- [Goal of the exercise]:
Search the data below for the word "Relay" and report how many lines contain it, with no added words.

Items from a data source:
-*-*-
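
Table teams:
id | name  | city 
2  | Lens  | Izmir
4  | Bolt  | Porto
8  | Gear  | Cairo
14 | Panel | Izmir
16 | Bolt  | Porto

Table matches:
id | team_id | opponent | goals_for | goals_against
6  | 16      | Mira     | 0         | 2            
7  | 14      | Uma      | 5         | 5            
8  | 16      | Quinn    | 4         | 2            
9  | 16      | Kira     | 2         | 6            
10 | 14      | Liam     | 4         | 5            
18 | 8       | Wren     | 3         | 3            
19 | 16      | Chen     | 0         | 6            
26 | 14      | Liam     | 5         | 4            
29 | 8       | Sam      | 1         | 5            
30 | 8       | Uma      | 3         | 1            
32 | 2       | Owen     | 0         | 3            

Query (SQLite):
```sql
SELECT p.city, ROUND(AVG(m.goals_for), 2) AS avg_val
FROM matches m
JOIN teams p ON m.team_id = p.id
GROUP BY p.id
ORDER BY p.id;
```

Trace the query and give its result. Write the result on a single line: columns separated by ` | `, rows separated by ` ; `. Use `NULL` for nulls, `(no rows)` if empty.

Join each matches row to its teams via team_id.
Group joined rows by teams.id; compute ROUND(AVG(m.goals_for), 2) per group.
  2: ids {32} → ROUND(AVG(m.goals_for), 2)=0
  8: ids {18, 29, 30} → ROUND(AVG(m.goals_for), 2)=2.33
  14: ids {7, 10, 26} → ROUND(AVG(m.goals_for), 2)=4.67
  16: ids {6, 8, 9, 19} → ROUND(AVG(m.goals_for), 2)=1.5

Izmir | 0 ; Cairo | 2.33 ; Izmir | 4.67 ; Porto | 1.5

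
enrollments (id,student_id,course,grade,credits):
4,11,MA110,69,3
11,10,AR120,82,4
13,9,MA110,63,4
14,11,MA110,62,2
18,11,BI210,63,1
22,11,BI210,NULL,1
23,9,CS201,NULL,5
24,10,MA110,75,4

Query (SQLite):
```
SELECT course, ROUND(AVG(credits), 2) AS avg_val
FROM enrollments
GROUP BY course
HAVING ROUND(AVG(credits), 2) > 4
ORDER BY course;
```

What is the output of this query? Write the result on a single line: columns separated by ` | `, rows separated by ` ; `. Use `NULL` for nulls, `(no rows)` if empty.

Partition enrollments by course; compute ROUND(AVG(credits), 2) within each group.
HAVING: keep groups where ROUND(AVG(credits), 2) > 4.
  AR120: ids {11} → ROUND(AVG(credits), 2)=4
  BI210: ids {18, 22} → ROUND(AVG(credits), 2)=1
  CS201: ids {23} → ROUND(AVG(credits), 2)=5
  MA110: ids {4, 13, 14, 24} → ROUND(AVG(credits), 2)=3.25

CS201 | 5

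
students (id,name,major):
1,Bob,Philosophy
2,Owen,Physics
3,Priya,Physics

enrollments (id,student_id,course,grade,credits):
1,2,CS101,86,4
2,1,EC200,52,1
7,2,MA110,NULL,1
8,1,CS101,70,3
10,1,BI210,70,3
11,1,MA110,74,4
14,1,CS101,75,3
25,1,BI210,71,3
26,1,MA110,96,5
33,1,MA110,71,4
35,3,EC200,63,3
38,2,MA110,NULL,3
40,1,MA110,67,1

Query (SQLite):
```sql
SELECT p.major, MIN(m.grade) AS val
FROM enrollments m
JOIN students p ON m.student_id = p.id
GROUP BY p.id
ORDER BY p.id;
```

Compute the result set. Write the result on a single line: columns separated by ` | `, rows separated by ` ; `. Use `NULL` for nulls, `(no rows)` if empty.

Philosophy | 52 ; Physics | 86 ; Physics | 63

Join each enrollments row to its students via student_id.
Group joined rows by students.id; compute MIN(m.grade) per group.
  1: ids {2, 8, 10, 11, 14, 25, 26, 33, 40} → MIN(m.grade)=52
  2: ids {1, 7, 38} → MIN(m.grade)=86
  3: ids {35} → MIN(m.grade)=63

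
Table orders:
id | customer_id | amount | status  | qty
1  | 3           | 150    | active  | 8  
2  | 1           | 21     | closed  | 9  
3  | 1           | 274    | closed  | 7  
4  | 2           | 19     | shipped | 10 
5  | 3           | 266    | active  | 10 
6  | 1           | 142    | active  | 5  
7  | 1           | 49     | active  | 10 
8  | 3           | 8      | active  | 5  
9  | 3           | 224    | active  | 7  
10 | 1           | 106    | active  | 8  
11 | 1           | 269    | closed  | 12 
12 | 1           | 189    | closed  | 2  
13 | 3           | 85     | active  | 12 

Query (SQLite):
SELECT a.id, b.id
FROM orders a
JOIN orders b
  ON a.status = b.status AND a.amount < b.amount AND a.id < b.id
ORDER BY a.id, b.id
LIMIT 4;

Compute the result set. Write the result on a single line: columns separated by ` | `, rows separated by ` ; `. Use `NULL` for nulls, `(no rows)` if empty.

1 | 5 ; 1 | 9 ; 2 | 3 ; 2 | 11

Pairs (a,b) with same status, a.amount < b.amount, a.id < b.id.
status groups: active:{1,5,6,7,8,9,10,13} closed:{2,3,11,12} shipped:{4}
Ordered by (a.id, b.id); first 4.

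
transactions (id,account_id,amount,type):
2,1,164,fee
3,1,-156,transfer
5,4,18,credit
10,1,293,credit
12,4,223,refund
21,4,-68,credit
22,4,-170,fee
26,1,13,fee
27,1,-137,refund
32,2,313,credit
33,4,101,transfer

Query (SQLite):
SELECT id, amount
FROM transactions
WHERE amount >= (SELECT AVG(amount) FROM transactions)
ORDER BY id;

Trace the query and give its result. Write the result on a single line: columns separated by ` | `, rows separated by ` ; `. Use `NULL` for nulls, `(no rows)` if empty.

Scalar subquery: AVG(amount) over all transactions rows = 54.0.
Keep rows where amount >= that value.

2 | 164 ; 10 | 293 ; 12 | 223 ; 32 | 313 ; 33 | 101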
-*-*-
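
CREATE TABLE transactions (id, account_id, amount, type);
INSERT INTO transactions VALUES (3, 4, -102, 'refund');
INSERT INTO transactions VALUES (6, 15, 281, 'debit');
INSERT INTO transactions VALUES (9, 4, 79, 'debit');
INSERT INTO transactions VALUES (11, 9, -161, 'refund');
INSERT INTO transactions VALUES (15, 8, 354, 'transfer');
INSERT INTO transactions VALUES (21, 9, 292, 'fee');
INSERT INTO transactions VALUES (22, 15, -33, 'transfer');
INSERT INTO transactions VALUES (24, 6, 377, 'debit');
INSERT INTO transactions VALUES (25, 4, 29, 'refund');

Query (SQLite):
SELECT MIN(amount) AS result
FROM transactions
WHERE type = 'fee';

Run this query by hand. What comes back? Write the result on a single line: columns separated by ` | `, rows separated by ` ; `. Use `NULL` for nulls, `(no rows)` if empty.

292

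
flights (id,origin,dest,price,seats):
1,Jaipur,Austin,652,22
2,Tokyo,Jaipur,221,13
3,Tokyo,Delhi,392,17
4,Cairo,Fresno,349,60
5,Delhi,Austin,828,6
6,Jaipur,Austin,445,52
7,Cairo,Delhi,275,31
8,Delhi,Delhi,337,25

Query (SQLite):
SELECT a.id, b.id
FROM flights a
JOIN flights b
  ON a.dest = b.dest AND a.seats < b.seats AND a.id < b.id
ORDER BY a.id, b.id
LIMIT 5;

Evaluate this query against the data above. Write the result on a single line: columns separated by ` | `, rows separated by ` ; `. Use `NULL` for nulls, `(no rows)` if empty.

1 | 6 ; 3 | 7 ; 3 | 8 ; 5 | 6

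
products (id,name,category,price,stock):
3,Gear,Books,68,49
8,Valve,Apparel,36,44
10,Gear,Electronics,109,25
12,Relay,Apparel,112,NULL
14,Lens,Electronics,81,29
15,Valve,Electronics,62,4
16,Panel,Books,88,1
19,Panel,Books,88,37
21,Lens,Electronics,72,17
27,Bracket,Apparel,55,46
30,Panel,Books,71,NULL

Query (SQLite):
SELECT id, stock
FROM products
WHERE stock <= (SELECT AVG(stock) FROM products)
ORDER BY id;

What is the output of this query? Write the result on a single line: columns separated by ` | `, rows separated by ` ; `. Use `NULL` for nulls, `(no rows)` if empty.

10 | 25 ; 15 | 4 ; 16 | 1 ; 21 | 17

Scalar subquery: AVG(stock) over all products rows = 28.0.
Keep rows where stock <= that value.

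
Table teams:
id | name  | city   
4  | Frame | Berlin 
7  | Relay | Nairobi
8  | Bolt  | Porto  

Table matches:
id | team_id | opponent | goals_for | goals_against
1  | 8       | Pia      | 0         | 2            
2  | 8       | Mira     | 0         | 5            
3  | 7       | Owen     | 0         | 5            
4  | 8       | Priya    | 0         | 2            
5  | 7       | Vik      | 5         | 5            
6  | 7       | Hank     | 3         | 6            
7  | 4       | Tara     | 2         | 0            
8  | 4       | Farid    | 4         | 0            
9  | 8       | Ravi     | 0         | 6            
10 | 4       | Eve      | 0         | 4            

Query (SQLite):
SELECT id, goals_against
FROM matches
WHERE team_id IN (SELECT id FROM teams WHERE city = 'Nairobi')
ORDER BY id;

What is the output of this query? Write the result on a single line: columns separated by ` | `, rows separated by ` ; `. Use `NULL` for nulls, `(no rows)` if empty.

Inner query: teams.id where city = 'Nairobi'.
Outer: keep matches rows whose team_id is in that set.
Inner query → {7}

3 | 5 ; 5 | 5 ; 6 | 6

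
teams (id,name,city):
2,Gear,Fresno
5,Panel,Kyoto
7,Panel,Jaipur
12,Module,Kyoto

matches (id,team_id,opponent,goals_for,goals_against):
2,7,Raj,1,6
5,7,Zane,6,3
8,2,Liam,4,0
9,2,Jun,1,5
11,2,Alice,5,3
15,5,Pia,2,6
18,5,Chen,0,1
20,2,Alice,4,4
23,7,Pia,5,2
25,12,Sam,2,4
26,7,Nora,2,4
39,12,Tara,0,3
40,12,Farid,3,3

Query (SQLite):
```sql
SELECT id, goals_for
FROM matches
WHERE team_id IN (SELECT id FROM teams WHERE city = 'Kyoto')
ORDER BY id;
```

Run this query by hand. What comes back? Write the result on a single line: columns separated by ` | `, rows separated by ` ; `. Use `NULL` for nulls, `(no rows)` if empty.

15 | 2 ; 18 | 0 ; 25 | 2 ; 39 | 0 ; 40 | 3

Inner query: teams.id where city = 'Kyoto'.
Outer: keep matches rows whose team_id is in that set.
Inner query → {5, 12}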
-*-*-
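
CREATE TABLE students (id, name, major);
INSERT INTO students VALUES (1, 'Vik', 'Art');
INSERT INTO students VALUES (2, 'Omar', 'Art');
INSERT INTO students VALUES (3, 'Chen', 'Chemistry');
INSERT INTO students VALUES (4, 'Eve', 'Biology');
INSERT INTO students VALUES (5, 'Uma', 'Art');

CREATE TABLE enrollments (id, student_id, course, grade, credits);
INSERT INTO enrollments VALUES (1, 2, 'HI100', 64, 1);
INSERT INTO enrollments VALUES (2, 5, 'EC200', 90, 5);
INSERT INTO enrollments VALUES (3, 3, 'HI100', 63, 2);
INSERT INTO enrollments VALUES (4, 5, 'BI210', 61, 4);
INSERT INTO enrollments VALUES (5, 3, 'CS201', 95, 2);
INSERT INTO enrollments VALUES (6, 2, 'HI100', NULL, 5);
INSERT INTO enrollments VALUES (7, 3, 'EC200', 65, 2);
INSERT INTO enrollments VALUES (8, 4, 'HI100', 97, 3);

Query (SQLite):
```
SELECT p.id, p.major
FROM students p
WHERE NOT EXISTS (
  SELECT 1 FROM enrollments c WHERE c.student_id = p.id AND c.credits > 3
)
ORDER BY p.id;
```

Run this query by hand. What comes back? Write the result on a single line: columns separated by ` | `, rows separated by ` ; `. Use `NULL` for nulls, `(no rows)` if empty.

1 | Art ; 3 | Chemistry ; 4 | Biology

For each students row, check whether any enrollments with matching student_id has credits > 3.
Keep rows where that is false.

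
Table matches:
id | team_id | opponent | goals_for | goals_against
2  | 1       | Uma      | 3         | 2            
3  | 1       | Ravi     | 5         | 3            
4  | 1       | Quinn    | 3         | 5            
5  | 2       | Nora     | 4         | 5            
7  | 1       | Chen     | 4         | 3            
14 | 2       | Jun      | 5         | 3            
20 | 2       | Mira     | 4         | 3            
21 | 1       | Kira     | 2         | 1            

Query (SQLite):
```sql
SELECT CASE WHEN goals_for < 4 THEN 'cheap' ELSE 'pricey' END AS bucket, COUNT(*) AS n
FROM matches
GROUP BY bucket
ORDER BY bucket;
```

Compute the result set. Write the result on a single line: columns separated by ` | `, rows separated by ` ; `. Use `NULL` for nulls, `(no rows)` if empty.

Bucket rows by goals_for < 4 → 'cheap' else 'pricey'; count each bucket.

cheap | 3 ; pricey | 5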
-*-*-
- [Response for this exercise]:
2